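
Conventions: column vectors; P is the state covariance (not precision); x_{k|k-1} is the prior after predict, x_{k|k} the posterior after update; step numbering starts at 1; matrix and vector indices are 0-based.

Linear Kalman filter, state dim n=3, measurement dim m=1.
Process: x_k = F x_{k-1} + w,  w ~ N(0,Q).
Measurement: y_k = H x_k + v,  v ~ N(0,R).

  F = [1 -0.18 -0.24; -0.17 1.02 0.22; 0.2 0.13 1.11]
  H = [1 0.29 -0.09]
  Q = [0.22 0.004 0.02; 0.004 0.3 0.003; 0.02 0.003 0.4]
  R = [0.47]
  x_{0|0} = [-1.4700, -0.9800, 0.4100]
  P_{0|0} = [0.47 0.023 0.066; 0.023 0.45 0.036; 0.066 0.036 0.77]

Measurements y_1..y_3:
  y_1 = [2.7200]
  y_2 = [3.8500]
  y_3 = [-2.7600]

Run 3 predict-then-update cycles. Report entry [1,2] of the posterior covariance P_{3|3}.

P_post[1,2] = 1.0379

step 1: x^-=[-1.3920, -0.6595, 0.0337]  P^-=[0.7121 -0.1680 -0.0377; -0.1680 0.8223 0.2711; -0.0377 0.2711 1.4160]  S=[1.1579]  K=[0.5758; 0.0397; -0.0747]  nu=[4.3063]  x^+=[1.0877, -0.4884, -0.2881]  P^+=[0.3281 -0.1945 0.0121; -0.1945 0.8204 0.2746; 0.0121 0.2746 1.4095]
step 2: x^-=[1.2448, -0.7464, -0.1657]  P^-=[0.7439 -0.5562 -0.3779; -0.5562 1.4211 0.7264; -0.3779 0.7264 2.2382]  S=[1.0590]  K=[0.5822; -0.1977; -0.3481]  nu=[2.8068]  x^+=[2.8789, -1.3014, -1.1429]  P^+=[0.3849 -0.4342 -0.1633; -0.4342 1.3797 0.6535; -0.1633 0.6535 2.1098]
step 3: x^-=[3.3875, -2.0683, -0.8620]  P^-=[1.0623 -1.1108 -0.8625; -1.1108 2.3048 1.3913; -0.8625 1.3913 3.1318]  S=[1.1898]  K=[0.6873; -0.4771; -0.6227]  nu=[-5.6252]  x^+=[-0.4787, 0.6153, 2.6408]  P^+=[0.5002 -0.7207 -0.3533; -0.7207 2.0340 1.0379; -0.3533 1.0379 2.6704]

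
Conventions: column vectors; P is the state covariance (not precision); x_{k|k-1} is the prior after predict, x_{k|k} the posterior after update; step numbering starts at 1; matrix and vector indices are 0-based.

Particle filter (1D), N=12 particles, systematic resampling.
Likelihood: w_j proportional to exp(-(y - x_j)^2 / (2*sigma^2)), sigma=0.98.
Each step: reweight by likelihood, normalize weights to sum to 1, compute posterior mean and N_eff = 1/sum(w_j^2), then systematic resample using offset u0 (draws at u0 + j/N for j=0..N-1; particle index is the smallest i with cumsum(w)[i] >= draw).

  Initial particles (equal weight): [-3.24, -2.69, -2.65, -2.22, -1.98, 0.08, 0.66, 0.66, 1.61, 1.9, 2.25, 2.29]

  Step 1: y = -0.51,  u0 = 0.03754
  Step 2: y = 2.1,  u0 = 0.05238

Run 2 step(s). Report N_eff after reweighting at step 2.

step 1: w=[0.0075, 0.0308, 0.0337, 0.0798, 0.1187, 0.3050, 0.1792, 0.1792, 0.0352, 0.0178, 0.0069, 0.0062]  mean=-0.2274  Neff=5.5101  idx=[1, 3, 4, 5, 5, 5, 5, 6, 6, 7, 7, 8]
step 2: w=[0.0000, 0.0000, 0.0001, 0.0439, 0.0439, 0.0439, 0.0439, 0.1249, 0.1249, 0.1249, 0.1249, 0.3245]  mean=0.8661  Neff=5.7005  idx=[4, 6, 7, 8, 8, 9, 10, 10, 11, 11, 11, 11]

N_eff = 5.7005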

» Work to complete
Once you find the line with "Q = [0.22 0.004" above, print it and every line after it up to and including the line with "Likelihood: w_j proportional", exactly as written and nothing else.

» Result for this task
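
  Q = [0.22 0.004 0.02; 0.004 0.3 0.003; 0.02 0.003 0.4]
  R = [0.47]
  x_{0|0} = [-1.4700, -0.9800, 0.4100]
  P_{0|0} = [0.47 0.023 0.066; 0.023 0.45 0.036; 0.066 0.036 0.77]

Measurements y_1..y_3:
  y_1 = [2.7200]
  y_2 = [3.8500]
  y_3 = [-2.7600]

Run 3 predict-then-update cycles. Report entry [1,2] of the posterior covariance P_{3|3}.

P_post[1,2] = 1.0379

step 1: x^-=[-1.3920, -0.6595, 0.0337]  P^-=[0.7121 -0.1680 -0.0377; -0.1680 0.8223 0.2711; -0.0377 0.2711 1.4160]  S=[1.1579]  K=[0.5758; 0.0397; -0.0747]  nu=[4.3063]  x^+=[1.0877, -0.4884, -0.2881]  P^+=[0.3281 -0.1945 0.0121; -0.1945 0.8204 0.2746; 0.0121 0.2746 1.4095]
step 2: x^-=[1.2448, -0.7464, -0.1657]  P^-=[0.7439 -0.5562 -0.3779; -0.5562 1.4211 0.7264; -0.3779 0.7264 2.2382]  S=[1.0590]  K=[0.5822; -0.1977; -0.3481]  nu=[2.8068]  x^+=[2.8789, -1.3014, -1.1429]  P^+=[0.3849 -0.4342 -0.1633; -0.4342 1.3797 0.6535; -0.1633 0.6535 2.1098]
step 3: x^-=[3.3875, -2.0683, -0.8620]  P^-=[1.0623 -1.1108 -0.8625; -1.1108 2.3048 1.3913; -0.8625 1.3913 3.1318]  S=[1.1898]  K=[0.6873; -0.4771; -0.6227]  nu=[-5.6252]  x^+=[-0.4787, 0.6153, 2.6408]  P^+=[0.5002 -0.7207 -0.3533; -0.7207 2.0340 1.0379; -0.3533 1.0379 2.6704]

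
Conventions: column vectors; P is the state covariance (not precision); x_{k|k-1} is the prior after predict, x_{k|k} the posterior after update; step numbering starts at 1; matrix and vector indices are 0-based.

Particle filter (1D), N=12 particles, systematic resampling.
Likelihood: w_j proportional to exp(-(y - x_j)^2 / (2*sigma^2)), sigma=0.98.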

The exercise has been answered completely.